*What is required*:
Beginning with the line that mentions "The number of full binary trees having 12", reproduce every line through the last line of the entries, exactly, and only those.

[Saved entries]
>>>>>

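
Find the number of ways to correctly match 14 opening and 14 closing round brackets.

With 14 pairs the number of balanced bracket strings is the Catalan number C_14.
C_14 = C(28,14)/15 = 40116600/15 = 2674440.

2674440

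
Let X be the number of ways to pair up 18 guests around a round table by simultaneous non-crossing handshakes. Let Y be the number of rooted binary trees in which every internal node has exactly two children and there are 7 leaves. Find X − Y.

Non-crossing handshake pairings of 2n people are counted by C_n; 18 people gives n = 9. So X = C_9 = 4862.
Full binary trees with 7 leaves have 7−1 = 6 internal nodes, so there are C_6 of them. So Y = C_6 = 132.
X − Y = 4862 − 132 = 4730.

4730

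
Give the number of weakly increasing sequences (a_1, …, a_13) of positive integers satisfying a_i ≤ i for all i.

Such sub-staircase sequences of length n are counted by C_n; here n = 13.
C_13 = 742900.

742900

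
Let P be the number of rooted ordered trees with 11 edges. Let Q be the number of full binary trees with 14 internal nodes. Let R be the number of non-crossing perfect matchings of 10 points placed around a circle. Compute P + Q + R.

2733268

Rooted ordered trees with n edges are counted by C_n; here n = 11. So P = C_11 = 58786.
The number of full binary trees on 14 internal nodes is the Catalan number C_14. So Q = C_14 = 2674440.
Pairing 10 circle points by 5 non-crossing chords gives C_5 matchings. So R = C_5 = 42.
P + Q + R = 58786 + 2674440 + 42 = 2733268.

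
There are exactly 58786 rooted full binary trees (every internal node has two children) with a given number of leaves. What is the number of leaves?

Full binary trees with L leaves are counted by C_{L−1}; 58786 = C_11.
So the index is 11, and the number of leaves is 11 + 1 = 12.

12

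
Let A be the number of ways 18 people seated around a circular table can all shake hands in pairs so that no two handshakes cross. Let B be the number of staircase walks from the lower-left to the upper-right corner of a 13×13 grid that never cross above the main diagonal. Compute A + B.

With 18 = 2·9 people, non-crossing handshake pairings are non-crossing perfect matchings on a circle, counted by C_9. So A = C_9 = 4862.
Sub-diagonal monotone paths from (0,0) to (13,13) biject with Dyck paths of semilength 13, giving C_13. So B = C_13 = 742900.
A + B = 4862 + 742900 = 747762.

747762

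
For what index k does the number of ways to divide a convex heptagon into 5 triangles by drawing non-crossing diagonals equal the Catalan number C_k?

5

A convex 7-gon is triangulated into 5 triangles, and the number of such triangulations is the Catalan number C_{7−2} = C_5.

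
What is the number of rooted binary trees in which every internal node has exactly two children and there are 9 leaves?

A full binary tree with L leaves has L−1 internal nodes and is counted by C_{L−1}; L = 9 gives C_8.
C_8 = 1430.

1430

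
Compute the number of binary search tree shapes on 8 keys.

1430

Rooted binary trees with 8 nodes (each child slot possibly empty) number C_8.
C_8 = C(16,8)/9 = 12870/9 = 1430.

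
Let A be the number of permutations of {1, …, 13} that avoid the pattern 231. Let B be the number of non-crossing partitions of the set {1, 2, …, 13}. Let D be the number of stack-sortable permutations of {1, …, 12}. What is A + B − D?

1277788

Permutations of [n] avoiding any single length-3 pattern are counted by C_n; here n = 13. So A = C_13 = 742900.
The non-crossing partitions of [13] form a lattice of size C_13. So B = C_13 = 742900.
Stack-sortable permutations are exactly the 231-avoiding ones, counted by C_n; here n = 12. So D = C_12 = 208012.
A + B − D = 742900 + 742900 − 208012 = 1277788.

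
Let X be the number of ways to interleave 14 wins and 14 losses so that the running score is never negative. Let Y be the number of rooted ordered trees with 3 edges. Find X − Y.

2674435

Reading a vote for the leader as '(' and for the other as ')' turns such a sequence into a balanced string of 14 pairs, so the count is C_14. So X = C_14 = 2674440.
A rooted plane tree with 3 edges has 4 nodes, and the count is C_3. So Y = C_3 = 5.
X − Y = 2674440 − 5 = 2674435.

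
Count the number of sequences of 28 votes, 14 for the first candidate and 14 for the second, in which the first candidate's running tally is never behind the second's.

2674440

Reading a vote for the leader as '(' and for the other as ')' turns such a sequence into a balanced string of 14 pairs, so the count is C_14.
C_14 = C(28,14)/15 = 40116600/15 = 2674440.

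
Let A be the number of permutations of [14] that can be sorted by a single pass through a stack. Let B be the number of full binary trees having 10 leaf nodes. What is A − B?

2669578

Stack-sortable permutations are exactly the 231-avoiding ones, counted by C_n; here n = 14. So A = C_14 = 2674440.
A full binary tree with L leaves has L−1 internal nodes and is counted by C_{L−1}; L = 10 gives C_9. So B = C_9 = 4862.
A − B = 2674440 − 4862 = 2669578.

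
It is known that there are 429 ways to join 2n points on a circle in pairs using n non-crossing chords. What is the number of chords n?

Non-crossing pairings of 2n points on a circle are counted by C_n. The Catalan number equal to 429 is C_7.

7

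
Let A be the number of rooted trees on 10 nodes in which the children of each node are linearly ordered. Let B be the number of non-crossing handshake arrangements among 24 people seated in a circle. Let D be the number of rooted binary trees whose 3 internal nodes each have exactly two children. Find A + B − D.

Rooted ordered (plane) trees on m nodes have m−1 edges and are counted by C_{m−1}; m = 10 gives C_9. So A = C_9 = 4862.
With 24 = 2·12 people, non-crossing handshake pairings are non-crossing perfect matchings on a circle, counted by C_12. So B = C_12 = 208012.
The number of full binary trees on 3 internal nodes is the Catalan number C_3. So D = C_3 = 5.
A + B − D = 4862 + 208012 − 5 = 212869.

212869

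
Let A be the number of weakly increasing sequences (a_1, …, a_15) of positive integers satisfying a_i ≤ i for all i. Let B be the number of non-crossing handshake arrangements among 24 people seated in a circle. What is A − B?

9486833

Weakly increasing sequences with a_i ≤ i biject with Dyck paths of semilength 15, so there are C_15. So A = C_15 = 9694845.
Non-crossing handshake pairings of 2n people are counted by C_n; 24 people gives n = 12. So B = C_12 = 208012.
A − B = 9694845 − 208012 = 9486833.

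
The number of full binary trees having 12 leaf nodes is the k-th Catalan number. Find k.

11

A full binary tree with L leaves has L−1 internal nodes and is counted by C_{L−1}; L = 12 gives C_11.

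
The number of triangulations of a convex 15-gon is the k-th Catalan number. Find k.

13

Triangulations of a convex m-gon are counted by C_{m−2}; with m = 15 this is C_13.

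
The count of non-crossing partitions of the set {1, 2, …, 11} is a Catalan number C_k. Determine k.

The non-crossing partitions of [11] form a lattice of size C_11.

11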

<<<<<

*Result of the exercise*:
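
The number of full binary trees having 12 leaf nodes is the k-th Catalan number. Find k.

11

A full binary tree with L leaves has L−1 internal nodes and is counted by C_{L−1}; L = 12 gives C_11.

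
The number of triangulations of a convex 15-gon is the k-th Catalan number. Find k.

13

Triangulations of a convex m-gon are counted by C_{m−2}; with m = 15 this is C_13.

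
The count of non-crossing partitions of the set {1, 2, …, 11} is a Catalan number C_k. Determine k.

The non-crossing partitions of [11] form a lattice of size C_11.

11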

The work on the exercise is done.